- EXERCISE AIM
Find how many lines of the records hold the string "other" and reply with only that total.

········

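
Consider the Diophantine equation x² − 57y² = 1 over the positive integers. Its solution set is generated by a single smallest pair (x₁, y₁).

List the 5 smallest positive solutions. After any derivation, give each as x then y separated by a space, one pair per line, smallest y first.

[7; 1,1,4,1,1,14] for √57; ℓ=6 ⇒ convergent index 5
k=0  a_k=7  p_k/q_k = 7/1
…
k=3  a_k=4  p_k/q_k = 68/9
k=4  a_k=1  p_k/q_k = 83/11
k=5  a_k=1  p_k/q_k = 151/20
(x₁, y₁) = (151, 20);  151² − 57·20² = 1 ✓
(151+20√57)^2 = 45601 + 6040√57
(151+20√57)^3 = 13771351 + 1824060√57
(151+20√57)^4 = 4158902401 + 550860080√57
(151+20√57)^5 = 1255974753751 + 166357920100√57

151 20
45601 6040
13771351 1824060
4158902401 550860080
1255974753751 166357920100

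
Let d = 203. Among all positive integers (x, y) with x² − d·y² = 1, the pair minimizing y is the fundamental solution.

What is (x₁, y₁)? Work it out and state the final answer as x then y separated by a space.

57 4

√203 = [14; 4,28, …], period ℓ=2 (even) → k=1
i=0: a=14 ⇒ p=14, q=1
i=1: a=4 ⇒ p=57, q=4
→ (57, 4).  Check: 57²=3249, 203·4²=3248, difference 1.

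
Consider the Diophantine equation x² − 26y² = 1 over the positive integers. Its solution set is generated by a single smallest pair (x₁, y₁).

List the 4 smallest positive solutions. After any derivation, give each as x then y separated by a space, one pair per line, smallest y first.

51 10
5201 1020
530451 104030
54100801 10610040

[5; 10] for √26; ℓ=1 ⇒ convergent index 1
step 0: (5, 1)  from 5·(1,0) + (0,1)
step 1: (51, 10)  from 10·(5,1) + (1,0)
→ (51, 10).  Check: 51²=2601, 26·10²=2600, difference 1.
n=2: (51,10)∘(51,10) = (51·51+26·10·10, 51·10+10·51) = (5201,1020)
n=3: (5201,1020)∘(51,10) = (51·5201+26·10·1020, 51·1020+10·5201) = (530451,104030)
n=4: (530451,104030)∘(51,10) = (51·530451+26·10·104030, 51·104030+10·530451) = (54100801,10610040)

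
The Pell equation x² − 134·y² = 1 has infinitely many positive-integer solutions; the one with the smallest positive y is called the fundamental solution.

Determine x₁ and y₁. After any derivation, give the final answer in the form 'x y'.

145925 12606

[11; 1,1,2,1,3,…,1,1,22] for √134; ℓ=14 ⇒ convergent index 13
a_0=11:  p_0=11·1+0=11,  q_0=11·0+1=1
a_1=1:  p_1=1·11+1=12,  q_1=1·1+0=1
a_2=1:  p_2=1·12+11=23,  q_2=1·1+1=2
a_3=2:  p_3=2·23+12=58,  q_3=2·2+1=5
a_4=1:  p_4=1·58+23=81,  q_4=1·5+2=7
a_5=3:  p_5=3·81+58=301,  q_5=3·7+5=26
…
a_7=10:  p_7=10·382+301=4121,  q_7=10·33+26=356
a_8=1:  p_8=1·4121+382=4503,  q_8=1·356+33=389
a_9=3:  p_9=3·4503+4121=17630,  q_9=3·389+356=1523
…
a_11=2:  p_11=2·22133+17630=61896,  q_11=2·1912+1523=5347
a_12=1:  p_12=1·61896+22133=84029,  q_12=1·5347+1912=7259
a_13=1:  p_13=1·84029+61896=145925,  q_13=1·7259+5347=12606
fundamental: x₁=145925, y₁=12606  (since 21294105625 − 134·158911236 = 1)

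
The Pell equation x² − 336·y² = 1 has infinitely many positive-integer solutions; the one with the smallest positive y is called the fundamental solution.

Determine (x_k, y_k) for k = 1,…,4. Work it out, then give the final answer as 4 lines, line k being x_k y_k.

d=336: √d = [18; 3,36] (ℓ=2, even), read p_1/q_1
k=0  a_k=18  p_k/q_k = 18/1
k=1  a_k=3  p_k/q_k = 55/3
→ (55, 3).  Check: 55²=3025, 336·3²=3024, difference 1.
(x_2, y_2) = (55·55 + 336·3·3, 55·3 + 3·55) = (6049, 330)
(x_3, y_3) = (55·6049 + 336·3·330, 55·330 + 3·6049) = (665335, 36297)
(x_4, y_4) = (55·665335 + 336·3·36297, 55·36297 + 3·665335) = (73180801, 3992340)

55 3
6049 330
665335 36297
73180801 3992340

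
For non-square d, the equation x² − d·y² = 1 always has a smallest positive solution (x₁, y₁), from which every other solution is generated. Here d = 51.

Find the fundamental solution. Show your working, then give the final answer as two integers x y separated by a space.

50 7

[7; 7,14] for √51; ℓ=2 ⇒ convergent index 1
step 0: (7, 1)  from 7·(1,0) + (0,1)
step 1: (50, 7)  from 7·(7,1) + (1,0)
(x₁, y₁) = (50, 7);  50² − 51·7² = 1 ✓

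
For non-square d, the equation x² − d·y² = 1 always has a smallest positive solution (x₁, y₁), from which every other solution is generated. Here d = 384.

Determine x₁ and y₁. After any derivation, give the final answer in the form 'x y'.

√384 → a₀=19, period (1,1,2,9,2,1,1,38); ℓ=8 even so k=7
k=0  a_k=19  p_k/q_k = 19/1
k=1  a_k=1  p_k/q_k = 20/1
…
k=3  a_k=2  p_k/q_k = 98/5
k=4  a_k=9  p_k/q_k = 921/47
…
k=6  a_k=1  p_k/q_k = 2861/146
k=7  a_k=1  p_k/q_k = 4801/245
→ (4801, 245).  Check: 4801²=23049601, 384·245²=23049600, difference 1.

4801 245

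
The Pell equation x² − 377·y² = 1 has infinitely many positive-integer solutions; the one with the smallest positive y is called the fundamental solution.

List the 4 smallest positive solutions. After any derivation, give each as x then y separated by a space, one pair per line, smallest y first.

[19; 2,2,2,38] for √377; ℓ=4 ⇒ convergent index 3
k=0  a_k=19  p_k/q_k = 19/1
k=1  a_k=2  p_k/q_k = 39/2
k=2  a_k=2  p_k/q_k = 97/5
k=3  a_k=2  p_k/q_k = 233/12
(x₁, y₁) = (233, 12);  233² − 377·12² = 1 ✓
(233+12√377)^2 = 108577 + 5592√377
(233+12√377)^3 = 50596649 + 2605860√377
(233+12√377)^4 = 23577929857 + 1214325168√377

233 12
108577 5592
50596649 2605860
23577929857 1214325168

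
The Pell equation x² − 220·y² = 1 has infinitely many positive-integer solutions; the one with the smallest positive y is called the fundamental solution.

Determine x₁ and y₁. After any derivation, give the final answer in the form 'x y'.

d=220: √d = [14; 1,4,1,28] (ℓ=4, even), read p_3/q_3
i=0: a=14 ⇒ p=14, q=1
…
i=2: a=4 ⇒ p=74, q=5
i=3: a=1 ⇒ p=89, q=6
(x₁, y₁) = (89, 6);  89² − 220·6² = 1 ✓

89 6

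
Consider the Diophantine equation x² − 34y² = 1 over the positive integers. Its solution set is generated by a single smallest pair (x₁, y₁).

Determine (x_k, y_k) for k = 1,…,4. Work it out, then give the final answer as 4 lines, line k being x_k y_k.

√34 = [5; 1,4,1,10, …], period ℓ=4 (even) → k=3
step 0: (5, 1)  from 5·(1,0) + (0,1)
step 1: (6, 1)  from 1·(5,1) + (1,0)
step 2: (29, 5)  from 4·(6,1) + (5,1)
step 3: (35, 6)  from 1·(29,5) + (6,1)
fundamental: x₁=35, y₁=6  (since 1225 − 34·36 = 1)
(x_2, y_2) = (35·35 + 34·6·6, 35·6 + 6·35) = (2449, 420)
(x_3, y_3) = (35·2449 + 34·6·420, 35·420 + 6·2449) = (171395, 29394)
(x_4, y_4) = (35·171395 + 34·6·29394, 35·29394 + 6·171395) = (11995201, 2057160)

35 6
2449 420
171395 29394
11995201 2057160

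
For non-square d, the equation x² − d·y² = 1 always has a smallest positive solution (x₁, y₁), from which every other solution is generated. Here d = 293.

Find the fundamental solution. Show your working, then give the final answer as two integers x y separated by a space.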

········

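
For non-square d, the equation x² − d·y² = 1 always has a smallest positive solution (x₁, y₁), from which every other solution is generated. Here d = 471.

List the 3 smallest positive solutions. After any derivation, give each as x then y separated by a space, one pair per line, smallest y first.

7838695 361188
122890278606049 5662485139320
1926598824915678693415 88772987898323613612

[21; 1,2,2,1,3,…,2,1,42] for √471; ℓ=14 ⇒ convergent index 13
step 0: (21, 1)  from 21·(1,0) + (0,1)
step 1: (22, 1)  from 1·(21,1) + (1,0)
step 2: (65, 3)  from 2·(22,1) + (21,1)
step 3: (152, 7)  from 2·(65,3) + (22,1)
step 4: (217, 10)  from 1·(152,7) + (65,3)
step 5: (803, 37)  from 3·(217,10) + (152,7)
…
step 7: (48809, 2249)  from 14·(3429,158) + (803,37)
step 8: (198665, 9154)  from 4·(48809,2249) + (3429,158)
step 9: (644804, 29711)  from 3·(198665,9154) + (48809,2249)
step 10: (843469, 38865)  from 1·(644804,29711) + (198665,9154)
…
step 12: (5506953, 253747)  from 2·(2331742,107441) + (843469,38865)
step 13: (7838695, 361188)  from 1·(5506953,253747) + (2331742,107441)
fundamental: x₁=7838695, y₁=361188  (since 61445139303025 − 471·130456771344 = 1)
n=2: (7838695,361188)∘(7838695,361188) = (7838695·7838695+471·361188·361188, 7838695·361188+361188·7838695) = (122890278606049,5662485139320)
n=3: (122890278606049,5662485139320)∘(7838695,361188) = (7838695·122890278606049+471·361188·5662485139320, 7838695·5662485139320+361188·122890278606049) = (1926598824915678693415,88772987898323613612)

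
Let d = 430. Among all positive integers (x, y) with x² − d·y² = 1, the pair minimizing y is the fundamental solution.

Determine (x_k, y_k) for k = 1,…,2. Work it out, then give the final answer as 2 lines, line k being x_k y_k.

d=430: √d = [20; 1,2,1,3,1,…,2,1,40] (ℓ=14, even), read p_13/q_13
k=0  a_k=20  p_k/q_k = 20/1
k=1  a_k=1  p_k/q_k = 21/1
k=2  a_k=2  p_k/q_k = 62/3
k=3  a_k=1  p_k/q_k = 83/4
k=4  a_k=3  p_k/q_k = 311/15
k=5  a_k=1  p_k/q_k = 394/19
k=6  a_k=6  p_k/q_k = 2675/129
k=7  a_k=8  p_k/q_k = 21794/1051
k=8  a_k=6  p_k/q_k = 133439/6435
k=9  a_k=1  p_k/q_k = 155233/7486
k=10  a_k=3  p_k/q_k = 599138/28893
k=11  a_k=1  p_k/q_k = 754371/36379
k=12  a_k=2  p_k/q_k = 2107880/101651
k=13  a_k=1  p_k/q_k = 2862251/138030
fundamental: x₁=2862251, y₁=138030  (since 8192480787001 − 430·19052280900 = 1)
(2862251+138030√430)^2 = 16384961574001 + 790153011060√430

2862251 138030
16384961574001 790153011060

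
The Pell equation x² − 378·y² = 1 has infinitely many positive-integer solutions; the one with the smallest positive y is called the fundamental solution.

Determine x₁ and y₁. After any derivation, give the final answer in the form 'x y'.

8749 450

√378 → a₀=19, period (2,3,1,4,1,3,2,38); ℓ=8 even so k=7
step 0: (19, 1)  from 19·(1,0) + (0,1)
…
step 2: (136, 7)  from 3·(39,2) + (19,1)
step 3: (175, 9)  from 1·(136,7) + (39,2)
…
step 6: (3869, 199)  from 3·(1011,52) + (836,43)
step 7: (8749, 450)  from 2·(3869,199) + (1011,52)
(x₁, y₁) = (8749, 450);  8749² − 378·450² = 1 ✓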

········

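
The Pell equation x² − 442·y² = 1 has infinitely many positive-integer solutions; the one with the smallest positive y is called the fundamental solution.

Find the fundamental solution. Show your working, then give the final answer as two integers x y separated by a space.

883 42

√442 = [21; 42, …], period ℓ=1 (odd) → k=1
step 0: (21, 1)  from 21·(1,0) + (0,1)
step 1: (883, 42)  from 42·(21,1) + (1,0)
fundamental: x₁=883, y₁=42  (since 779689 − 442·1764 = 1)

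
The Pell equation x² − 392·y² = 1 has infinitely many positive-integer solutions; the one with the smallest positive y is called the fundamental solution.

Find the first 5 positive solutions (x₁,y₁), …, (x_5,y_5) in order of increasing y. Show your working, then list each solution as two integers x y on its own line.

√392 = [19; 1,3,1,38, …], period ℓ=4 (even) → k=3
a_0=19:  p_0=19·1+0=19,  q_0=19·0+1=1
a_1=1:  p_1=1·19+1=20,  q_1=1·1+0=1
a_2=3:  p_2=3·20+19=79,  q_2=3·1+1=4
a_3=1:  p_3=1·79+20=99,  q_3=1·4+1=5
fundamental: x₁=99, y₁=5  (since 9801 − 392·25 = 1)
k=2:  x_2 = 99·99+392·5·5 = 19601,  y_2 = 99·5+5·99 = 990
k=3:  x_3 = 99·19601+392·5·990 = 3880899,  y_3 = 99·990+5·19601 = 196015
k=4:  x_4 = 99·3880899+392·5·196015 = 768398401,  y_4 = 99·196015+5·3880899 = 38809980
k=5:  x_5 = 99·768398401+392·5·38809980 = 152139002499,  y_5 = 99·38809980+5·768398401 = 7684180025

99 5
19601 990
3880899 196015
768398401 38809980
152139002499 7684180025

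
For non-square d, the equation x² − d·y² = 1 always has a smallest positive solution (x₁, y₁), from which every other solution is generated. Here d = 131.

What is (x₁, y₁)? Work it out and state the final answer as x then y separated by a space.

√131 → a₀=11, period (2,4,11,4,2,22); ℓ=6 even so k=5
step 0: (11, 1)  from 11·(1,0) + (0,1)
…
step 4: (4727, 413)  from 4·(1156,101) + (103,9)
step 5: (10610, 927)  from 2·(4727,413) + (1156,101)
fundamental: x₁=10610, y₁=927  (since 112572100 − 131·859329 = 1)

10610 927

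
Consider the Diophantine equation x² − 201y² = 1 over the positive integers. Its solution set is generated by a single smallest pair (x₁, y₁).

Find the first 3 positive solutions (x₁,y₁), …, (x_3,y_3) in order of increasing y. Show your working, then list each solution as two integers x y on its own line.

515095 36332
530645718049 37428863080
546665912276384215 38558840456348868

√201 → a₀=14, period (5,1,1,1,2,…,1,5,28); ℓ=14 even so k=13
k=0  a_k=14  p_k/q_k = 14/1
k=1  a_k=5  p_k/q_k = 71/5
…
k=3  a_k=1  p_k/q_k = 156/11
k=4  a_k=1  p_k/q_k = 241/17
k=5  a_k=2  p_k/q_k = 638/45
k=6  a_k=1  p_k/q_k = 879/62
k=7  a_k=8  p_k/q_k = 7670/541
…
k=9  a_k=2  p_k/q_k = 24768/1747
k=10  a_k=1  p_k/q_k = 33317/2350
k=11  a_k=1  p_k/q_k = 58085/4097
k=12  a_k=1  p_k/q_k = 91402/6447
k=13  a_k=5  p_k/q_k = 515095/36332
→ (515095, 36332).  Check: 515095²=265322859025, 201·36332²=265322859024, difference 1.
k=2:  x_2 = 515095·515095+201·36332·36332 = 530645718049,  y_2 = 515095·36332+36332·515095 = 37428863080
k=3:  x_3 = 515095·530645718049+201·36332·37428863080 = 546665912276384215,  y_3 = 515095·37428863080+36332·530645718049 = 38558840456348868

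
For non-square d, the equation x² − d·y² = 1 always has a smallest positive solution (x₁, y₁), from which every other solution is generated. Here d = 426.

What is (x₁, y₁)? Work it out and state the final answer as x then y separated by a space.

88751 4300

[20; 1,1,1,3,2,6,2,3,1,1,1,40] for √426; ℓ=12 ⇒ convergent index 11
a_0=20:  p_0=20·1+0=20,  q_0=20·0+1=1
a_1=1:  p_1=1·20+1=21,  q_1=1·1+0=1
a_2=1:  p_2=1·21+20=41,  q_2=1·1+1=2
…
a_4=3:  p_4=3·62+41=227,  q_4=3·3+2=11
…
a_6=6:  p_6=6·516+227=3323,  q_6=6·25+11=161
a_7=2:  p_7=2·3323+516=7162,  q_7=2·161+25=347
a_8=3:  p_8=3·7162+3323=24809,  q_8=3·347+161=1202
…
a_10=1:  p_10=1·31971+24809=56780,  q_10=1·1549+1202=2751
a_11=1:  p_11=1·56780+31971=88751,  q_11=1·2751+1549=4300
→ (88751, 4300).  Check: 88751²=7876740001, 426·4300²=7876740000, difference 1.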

········

- RESPONSE BELOW
6